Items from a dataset
──────────
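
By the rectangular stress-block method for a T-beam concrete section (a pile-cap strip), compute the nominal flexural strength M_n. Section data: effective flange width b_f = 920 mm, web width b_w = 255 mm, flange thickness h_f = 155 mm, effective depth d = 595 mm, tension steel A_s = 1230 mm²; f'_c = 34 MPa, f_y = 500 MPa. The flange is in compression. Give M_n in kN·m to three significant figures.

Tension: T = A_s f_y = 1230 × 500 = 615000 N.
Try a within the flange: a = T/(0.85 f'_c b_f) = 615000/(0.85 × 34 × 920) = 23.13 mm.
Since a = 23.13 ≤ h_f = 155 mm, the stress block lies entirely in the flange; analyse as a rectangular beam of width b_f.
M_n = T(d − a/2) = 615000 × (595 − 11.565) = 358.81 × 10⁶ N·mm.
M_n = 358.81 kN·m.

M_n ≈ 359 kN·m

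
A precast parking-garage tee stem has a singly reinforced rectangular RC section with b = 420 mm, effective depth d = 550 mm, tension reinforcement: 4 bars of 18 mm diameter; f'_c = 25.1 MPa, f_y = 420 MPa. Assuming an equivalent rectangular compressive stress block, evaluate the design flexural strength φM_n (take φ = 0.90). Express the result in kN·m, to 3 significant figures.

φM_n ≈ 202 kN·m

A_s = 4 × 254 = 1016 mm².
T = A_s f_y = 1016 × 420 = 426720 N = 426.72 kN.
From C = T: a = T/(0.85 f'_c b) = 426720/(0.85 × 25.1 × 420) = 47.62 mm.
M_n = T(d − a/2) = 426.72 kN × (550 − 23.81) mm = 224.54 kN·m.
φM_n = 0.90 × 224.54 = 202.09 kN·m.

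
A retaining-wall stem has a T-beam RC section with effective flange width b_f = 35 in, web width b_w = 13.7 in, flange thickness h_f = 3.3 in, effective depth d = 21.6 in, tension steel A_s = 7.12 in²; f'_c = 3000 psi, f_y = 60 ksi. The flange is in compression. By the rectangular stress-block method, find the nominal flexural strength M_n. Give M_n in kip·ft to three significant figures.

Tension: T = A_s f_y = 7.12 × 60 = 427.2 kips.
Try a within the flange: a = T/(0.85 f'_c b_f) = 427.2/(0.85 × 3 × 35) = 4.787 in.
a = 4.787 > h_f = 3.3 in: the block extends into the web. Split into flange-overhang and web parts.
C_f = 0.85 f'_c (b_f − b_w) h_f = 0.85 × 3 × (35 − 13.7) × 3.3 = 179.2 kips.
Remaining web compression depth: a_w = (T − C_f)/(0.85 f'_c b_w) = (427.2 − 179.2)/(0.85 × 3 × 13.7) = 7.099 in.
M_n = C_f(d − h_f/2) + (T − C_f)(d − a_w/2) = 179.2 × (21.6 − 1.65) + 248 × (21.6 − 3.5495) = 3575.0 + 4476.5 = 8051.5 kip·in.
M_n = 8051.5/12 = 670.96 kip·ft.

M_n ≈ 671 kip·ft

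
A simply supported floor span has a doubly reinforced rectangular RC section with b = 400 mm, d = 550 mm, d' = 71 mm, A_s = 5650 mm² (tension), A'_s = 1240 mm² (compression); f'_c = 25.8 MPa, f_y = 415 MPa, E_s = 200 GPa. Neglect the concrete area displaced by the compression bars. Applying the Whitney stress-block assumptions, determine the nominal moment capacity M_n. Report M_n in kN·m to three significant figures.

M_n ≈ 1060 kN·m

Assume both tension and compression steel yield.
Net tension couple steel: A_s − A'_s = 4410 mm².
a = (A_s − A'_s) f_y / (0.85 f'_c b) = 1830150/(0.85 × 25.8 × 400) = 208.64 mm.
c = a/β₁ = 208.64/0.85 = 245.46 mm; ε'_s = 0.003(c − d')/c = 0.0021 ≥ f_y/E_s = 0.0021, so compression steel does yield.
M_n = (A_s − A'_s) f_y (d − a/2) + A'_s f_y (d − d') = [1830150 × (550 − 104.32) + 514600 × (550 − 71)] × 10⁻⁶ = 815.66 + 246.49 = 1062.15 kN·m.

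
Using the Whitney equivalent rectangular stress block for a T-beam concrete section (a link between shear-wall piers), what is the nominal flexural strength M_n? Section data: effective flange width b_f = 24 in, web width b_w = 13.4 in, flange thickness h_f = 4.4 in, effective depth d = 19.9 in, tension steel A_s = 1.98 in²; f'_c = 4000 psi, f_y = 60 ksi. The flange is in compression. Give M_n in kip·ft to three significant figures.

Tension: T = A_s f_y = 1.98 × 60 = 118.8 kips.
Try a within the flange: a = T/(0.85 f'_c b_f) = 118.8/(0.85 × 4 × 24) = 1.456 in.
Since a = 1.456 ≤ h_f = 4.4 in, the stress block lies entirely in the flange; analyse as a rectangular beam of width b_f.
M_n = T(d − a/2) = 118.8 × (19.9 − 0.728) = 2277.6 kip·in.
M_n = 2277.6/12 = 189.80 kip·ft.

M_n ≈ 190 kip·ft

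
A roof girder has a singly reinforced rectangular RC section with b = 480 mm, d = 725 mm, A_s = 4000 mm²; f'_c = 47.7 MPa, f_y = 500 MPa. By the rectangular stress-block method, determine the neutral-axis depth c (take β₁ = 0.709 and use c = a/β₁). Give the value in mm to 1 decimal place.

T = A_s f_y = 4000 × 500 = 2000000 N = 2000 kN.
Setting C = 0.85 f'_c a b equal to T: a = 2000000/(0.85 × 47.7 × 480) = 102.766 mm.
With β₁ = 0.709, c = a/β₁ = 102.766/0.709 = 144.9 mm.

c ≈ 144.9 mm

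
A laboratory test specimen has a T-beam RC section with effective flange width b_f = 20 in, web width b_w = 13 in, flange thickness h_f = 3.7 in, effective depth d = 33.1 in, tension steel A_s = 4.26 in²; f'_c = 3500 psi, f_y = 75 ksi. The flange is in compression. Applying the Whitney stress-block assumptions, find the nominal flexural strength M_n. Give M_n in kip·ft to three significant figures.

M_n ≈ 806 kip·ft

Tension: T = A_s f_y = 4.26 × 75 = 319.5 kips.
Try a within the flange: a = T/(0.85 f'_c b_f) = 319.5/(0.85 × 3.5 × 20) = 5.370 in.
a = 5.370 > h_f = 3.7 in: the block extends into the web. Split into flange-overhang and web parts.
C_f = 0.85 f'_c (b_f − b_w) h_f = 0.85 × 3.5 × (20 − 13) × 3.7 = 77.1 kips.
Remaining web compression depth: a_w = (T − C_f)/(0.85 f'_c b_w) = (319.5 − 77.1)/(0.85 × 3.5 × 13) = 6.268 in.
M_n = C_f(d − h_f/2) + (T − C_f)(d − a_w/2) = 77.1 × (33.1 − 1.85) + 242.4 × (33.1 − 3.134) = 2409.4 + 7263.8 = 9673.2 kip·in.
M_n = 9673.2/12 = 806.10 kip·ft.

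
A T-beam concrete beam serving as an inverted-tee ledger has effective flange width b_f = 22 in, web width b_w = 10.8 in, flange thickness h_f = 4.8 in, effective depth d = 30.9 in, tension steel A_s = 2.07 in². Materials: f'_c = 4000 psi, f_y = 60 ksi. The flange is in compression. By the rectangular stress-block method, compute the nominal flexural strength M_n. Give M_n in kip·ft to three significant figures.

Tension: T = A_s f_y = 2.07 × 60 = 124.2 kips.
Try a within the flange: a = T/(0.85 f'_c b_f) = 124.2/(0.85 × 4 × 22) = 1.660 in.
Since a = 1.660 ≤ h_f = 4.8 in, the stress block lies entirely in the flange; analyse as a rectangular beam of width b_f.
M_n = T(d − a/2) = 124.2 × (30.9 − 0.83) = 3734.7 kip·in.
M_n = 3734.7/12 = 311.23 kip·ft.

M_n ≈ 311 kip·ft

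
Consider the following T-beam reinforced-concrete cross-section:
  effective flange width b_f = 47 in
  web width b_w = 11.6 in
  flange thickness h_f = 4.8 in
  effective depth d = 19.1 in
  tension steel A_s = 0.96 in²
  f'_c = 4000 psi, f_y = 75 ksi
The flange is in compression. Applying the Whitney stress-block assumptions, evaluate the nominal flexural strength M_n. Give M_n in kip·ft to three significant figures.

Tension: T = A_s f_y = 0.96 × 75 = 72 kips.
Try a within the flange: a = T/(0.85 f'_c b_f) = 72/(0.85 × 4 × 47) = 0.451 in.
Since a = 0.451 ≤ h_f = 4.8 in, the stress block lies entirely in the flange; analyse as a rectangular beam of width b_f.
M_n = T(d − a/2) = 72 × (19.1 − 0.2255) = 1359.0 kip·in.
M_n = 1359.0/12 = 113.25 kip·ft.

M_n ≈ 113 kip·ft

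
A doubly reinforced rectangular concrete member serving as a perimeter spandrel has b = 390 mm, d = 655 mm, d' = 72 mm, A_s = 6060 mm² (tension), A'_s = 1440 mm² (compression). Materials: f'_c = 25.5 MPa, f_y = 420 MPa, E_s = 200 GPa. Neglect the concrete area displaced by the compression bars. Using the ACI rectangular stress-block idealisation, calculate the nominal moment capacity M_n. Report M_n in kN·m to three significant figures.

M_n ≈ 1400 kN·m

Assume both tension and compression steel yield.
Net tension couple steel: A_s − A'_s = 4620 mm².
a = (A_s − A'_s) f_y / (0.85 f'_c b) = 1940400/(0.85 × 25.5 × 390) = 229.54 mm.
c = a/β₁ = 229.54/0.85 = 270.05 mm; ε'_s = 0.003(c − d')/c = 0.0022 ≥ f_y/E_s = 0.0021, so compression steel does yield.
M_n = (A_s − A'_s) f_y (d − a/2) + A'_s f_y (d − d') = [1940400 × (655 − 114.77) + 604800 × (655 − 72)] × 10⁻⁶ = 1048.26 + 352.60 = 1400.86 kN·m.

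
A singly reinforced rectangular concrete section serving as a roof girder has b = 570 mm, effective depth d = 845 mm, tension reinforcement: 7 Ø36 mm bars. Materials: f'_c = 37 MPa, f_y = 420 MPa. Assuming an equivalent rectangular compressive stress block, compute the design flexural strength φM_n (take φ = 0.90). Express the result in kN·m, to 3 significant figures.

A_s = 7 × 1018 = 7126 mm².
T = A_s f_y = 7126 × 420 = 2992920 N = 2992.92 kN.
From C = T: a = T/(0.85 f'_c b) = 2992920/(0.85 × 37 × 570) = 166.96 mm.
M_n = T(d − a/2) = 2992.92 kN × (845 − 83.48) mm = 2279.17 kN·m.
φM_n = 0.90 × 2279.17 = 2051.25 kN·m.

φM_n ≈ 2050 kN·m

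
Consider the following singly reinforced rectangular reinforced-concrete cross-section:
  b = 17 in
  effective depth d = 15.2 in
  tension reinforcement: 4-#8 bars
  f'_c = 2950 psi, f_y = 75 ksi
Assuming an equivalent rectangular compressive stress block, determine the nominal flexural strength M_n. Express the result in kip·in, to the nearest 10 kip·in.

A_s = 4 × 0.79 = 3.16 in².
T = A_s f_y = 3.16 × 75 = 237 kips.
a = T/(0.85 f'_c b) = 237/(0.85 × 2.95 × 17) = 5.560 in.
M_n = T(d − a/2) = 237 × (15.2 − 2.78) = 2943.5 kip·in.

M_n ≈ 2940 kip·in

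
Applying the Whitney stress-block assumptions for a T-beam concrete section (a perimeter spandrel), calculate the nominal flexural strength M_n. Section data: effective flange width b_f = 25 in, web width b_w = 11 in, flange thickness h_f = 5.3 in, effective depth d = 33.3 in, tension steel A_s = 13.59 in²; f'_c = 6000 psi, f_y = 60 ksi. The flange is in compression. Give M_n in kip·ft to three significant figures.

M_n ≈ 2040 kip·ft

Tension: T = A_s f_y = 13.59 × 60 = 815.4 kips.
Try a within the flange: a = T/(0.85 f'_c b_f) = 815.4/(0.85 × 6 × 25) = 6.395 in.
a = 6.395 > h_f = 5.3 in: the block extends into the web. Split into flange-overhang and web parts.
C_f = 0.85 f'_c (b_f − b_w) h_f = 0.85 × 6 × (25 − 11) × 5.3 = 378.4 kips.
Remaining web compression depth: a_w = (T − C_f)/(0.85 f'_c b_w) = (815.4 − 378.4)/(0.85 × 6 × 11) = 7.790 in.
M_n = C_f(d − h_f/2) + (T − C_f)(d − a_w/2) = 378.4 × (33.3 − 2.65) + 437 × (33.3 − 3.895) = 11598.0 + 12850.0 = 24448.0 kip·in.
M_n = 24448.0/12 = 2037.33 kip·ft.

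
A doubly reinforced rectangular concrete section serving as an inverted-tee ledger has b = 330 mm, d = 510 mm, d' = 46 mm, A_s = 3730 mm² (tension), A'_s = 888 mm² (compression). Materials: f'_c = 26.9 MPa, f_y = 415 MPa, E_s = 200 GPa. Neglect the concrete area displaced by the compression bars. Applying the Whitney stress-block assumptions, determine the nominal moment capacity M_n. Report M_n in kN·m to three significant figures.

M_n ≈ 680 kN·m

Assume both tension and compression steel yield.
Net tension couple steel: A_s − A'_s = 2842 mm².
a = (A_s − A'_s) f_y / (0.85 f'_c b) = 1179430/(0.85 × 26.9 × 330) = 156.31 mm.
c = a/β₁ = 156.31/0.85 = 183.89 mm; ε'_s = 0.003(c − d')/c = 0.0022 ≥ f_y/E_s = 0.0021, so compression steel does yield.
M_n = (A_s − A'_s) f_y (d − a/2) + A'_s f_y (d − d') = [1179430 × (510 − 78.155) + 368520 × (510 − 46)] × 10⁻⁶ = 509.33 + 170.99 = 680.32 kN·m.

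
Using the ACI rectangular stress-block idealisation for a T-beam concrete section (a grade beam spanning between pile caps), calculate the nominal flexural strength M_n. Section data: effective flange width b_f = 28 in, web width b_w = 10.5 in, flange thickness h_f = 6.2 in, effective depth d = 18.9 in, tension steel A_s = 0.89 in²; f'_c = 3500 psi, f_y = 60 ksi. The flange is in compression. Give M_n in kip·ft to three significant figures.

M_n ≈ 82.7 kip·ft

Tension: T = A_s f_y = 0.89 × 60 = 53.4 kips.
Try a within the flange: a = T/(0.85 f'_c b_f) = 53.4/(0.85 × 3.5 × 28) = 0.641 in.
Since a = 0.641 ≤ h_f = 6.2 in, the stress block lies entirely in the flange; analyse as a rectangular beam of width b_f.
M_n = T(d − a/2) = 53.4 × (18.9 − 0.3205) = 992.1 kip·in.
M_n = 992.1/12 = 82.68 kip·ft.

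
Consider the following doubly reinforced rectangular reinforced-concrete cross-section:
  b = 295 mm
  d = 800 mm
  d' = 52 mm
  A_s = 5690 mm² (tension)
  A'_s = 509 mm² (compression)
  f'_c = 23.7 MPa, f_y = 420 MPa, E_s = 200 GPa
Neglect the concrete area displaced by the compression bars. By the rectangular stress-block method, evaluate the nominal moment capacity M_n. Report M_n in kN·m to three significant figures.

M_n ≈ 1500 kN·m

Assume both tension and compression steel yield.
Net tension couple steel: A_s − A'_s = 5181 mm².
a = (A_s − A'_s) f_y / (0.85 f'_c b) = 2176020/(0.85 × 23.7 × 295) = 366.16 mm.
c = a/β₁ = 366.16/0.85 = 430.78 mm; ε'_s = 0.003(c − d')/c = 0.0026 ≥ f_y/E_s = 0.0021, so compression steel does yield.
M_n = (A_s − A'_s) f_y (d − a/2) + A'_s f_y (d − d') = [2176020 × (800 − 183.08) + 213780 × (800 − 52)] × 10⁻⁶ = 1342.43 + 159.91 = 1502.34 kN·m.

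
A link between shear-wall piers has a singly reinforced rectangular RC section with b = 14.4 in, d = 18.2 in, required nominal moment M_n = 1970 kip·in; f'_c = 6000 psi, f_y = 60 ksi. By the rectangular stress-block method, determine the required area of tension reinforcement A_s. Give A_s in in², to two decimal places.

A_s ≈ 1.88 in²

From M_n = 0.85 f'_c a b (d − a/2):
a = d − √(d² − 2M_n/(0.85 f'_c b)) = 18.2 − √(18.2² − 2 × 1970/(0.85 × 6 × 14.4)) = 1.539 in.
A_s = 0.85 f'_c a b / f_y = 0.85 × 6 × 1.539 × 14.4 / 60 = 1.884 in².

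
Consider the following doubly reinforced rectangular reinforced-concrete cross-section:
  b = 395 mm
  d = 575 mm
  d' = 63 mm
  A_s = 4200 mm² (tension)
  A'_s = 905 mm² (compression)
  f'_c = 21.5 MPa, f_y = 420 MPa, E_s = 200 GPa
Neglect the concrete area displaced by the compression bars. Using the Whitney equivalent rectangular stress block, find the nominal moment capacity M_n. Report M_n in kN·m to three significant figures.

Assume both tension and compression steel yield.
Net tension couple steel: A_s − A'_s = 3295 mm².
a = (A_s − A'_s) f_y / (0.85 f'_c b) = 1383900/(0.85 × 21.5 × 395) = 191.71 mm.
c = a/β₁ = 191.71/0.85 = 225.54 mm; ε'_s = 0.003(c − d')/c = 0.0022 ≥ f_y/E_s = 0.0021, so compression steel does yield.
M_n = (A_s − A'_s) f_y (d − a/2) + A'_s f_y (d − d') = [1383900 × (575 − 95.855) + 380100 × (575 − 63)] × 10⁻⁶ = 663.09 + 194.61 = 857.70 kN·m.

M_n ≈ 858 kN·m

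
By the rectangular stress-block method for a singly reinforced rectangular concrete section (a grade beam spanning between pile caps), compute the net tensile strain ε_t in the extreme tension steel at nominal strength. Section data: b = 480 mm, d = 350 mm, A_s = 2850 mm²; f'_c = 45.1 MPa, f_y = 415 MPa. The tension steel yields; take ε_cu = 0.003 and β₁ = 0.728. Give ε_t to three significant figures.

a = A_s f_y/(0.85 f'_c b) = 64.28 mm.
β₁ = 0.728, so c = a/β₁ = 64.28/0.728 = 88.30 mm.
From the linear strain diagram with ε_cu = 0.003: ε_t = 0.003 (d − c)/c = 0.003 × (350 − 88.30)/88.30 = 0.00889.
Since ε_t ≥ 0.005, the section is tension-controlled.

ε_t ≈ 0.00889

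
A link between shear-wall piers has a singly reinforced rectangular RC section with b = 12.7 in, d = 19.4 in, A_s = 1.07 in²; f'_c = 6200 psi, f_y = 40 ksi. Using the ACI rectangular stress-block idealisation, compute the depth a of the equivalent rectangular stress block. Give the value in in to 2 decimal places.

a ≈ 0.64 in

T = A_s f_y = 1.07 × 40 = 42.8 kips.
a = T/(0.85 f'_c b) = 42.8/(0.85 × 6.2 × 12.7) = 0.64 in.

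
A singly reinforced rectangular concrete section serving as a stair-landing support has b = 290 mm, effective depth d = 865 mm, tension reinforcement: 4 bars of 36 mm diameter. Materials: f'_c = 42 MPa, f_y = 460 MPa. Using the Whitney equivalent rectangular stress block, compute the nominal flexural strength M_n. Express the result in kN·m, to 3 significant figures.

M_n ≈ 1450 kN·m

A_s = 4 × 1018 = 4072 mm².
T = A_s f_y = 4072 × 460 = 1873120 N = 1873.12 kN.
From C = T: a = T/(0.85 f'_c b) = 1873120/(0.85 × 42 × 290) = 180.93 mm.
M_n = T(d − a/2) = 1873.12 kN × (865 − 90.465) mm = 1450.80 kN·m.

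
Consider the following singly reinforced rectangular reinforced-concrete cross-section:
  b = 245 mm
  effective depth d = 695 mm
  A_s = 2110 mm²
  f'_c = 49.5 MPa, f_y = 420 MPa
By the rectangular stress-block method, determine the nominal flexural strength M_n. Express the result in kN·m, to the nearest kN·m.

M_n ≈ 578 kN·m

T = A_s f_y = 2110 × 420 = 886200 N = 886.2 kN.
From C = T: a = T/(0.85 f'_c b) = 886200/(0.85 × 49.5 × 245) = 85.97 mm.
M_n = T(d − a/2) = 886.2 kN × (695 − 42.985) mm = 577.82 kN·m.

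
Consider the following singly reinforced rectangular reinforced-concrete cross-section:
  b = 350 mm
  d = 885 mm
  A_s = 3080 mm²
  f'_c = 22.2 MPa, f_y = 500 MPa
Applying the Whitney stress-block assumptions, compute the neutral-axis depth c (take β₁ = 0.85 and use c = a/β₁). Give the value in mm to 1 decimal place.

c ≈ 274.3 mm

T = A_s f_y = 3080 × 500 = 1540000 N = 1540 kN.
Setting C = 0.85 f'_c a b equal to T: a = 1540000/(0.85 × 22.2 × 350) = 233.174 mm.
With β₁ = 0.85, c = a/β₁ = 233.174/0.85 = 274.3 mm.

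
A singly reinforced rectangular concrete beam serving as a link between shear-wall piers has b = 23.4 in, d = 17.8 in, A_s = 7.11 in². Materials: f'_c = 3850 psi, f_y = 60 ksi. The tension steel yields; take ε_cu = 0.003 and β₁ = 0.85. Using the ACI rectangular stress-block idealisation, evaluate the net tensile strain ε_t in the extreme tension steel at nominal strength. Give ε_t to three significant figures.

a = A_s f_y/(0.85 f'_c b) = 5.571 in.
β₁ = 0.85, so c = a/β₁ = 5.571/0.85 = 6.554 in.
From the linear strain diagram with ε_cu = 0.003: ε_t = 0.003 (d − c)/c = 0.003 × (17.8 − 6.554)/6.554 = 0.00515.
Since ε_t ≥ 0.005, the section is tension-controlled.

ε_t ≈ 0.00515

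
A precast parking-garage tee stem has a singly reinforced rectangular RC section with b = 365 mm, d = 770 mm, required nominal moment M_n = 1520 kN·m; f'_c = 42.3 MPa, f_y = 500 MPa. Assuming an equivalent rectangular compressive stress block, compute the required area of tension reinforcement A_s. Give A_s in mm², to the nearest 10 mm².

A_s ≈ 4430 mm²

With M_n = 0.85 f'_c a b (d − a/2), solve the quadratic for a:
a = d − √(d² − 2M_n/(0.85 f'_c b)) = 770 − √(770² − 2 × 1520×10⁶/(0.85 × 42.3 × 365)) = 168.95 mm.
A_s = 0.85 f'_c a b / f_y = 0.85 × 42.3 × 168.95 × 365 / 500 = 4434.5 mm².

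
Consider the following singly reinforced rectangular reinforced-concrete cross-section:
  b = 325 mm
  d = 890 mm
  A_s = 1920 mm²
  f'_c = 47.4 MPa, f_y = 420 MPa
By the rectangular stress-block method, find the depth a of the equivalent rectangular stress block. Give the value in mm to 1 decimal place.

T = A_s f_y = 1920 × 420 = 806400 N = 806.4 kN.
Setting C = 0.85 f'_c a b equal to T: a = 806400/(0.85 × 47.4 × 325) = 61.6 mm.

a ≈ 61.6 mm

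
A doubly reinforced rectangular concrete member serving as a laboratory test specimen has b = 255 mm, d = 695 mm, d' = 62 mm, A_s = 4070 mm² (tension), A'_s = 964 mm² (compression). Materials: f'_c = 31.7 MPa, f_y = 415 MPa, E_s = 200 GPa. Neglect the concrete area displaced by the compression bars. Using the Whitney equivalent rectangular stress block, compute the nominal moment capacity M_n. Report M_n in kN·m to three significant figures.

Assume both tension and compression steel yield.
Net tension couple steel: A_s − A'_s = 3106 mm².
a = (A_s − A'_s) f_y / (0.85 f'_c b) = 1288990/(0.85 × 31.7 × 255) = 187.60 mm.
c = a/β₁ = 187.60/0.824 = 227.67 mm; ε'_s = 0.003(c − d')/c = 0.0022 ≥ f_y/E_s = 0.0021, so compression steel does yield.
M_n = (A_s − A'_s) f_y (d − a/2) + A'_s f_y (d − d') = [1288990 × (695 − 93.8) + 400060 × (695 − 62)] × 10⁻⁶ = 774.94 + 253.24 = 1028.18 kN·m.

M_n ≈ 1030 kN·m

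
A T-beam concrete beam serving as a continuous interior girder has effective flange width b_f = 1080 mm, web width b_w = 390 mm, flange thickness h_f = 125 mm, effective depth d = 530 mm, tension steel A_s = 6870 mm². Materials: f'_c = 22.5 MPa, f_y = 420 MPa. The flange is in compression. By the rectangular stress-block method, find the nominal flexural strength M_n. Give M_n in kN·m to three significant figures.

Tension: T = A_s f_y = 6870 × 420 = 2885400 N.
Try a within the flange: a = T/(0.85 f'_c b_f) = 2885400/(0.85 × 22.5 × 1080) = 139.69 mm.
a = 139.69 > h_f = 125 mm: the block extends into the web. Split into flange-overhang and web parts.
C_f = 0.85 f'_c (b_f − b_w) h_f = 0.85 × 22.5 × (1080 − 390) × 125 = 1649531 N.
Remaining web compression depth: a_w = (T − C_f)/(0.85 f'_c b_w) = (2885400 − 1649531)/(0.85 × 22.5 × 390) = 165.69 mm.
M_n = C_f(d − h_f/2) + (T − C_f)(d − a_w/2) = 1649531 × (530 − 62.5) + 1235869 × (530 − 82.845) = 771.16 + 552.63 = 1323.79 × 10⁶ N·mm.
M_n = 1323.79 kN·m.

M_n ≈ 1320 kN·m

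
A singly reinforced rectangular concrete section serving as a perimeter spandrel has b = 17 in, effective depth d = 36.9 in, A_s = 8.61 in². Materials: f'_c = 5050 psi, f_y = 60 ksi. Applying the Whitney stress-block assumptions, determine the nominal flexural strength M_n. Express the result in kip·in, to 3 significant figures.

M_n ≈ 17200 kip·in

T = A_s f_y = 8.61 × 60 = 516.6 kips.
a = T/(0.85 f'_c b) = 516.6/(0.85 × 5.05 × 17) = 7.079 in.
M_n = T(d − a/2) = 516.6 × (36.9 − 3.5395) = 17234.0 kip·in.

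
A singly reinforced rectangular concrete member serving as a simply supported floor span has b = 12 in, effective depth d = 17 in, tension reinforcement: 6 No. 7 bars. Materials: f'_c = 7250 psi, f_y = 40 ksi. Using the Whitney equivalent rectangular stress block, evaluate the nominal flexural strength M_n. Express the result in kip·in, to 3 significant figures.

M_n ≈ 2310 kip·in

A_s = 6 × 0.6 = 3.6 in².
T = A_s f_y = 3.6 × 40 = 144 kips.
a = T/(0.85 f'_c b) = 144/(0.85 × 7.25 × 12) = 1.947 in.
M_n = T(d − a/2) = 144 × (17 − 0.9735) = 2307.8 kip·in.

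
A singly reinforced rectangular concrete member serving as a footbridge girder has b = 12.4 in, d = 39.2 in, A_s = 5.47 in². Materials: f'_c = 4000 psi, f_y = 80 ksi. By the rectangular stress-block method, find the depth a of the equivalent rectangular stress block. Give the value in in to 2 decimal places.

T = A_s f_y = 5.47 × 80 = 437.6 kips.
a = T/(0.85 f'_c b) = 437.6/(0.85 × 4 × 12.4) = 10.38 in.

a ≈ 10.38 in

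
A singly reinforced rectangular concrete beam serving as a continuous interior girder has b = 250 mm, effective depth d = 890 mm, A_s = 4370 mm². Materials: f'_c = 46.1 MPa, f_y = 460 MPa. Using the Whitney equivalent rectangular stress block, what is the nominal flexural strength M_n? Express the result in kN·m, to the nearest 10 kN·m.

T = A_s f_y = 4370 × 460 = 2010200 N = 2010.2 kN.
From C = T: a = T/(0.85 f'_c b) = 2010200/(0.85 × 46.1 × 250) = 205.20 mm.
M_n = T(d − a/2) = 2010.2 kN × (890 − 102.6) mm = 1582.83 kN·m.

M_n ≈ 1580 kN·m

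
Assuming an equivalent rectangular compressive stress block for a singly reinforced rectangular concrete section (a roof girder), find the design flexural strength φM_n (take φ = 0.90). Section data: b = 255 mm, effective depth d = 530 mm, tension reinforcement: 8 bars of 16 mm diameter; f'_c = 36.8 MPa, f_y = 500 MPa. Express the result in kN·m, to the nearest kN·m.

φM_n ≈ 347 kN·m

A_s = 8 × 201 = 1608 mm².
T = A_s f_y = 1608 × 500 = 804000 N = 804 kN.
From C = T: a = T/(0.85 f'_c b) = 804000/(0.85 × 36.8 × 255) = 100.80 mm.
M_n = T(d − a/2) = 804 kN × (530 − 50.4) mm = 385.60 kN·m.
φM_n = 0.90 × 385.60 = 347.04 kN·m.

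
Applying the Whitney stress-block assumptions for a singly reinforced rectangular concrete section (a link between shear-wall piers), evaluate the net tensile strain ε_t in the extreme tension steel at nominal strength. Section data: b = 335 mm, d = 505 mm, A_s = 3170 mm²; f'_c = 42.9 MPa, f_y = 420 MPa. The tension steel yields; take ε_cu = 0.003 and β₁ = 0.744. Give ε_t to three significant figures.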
──────────
Word for word, restate the lines above from the line containing "effective depth d = 15.2 in" through the line containing "f'_c = 2950 psi, f_y = 75 ksi", with both included and nothing else.

• Response:
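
  effective depth d = 15.2 in
  tension reinforcement: 4-#8 bars
  f'_c = 2950 psi, f_y = 75 ksi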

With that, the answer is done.